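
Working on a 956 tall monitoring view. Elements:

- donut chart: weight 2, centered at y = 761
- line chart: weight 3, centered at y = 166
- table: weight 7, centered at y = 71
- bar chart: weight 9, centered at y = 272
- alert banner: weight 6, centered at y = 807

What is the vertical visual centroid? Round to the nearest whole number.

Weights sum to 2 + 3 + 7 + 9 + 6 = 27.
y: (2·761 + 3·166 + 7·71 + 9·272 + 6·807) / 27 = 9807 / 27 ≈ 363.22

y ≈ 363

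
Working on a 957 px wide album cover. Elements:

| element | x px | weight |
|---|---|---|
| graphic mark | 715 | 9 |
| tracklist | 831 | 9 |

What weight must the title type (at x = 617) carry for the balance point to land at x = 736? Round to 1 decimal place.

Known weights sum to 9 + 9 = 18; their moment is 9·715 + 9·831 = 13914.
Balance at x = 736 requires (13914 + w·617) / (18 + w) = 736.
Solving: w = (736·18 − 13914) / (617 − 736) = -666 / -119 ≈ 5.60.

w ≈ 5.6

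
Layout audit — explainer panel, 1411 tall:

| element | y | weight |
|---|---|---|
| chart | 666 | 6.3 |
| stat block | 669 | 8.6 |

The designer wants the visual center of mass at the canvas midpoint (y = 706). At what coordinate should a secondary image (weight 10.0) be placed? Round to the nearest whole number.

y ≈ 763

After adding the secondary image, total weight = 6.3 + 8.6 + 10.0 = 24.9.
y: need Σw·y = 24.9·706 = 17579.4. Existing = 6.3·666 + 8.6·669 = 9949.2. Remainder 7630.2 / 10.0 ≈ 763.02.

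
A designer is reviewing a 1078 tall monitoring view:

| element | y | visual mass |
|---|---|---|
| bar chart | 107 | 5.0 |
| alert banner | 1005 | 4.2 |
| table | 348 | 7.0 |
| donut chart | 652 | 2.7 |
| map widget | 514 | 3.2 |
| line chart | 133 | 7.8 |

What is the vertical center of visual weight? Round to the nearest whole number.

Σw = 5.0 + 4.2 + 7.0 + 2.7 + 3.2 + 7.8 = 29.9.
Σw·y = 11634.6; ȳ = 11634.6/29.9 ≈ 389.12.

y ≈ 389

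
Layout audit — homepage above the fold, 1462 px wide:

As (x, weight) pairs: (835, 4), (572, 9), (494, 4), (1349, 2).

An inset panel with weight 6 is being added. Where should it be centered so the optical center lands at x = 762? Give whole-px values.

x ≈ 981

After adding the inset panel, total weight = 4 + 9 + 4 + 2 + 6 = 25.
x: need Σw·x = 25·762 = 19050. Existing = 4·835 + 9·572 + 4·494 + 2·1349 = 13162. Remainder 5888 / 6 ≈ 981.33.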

---

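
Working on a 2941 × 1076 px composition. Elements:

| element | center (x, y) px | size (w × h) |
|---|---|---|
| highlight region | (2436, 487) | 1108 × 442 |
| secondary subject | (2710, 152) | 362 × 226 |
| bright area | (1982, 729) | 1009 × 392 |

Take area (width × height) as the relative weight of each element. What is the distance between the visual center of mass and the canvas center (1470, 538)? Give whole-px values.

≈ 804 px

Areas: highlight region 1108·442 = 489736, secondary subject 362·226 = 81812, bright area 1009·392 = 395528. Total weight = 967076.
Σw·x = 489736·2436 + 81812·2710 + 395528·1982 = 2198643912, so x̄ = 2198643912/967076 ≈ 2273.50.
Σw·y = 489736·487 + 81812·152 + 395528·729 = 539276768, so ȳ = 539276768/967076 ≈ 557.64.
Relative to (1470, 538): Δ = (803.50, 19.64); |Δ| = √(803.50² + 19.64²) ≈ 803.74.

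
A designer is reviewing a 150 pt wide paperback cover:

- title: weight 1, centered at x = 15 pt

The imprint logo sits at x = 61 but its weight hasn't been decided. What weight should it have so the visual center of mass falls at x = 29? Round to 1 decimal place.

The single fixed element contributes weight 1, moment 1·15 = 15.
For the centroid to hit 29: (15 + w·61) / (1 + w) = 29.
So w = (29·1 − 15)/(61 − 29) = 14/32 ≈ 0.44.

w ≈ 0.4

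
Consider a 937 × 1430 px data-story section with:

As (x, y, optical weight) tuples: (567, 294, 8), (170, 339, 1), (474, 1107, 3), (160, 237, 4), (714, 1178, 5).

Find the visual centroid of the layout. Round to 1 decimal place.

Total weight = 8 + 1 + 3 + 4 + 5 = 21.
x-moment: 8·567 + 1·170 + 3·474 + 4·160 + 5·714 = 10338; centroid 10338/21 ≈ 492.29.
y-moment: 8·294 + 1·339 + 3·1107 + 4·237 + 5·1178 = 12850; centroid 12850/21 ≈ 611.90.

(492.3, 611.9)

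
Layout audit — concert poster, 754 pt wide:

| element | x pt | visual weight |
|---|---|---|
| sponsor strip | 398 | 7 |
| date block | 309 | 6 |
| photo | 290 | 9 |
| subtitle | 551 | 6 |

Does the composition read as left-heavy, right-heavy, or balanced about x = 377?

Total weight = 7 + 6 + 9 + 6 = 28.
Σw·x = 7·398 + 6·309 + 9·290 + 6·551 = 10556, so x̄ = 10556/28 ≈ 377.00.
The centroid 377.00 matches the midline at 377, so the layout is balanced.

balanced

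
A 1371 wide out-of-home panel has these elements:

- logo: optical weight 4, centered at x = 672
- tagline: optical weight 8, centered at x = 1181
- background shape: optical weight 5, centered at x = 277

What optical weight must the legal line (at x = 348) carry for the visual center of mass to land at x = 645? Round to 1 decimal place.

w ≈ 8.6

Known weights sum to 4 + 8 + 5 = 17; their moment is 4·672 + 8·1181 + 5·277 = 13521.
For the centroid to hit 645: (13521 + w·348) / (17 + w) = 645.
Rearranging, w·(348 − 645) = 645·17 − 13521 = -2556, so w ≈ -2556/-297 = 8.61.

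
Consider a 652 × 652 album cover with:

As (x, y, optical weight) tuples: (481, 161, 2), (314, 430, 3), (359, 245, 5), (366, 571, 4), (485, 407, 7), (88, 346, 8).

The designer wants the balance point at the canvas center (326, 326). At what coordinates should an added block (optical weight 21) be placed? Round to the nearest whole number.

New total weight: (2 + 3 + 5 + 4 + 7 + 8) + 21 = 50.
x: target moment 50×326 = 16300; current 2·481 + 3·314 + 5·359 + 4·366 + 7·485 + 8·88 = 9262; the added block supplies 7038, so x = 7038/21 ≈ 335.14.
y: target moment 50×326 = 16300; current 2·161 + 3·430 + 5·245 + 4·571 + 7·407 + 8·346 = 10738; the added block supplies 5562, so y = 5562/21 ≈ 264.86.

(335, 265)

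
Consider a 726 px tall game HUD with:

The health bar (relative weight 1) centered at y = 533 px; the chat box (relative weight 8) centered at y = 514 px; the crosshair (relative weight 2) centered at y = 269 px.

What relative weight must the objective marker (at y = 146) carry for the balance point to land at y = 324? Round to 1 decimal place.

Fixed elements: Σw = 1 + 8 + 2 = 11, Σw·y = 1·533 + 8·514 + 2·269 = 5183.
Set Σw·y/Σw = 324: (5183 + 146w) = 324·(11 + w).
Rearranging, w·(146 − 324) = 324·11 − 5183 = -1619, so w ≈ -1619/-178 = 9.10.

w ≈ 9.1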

==

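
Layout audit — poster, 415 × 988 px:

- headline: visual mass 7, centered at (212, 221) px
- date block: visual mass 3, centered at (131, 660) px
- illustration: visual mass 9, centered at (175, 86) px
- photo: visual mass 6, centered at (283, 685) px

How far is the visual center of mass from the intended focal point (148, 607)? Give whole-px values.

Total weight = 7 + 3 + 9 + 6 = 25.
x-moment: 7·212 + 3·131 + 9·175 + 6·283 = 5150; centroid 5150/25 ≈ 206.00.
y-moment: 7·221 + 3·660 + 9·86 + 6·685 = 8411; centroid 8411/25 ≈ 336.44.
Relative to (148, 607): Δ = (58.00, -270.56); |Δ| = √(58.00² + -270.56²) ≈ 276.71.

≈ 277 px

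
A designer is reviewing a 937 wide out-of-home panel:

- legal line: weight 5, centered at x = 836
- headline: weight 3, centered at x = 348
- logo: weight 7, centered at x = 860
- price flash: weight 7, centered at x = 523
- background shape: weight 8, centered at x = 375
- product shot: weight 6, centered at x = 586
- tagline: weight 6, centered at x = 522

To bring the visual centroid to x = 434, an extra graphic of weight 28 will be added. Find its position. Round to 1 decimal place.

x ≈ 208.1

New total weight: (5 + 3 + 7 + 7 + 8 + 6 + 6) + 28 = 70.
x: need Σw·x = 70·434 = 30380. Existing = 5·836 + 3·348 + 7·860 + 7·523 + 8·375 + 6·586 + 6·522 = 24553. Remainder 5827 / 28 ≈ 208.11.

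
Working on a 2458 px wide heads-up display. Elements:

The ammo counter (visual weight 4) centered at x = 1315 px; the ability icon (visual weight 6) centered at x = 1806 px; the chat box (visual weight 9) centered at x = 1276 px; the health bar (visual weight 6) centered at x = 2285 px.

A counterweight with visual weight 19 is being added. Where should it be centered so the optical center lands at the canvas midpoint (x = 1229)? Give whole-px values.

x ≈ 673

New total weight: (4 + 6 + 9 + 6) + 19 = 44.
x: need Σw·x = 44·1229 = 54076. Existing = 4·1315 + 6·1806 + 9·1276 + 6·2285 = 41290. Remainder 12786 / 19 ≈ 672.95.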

▶ [What to do]: Lines wanted from the listing above: the line with "How far is the" up to and including the line with "- tagline: weight 6, centered at x = 522". Please write them out exactly, adding nothing else.

▶ [Completed task]:
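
How far is the visual center of mass from the intended focal point (148, 607)? Give whole-px values.

Total weight = 7 + 3 + 9 + 6 = 25.
x-moment: 7·212 + 3·131 + 9·175 + 6·283 = 5150; centroid 5150/25 ≈ 206.00.
y-moment: 7·221 + 3·660 + 9·86 + 6·685 = 8411; centroid 8411/25 ≈ 336.44.
Relative to (148, 607): Δ = (58.00, -270.56); |Δ| = √(58.00² + -270.56²) ≈ 276.71.

≈ 277 px

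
A designer is reviewing a 937 wide out-of-home panel:

- legal line: weight 5, centered at x = 836
- headline: weight 3, centered at x = 348
- logo: weight 7, centered at x = 860
- price flash: weight 7, centered at x = 523
- background shape: weight 8, centered at x = 375
- product shot: weight 6, centered at x = 586
- tagline: weight 6, centered at x = 522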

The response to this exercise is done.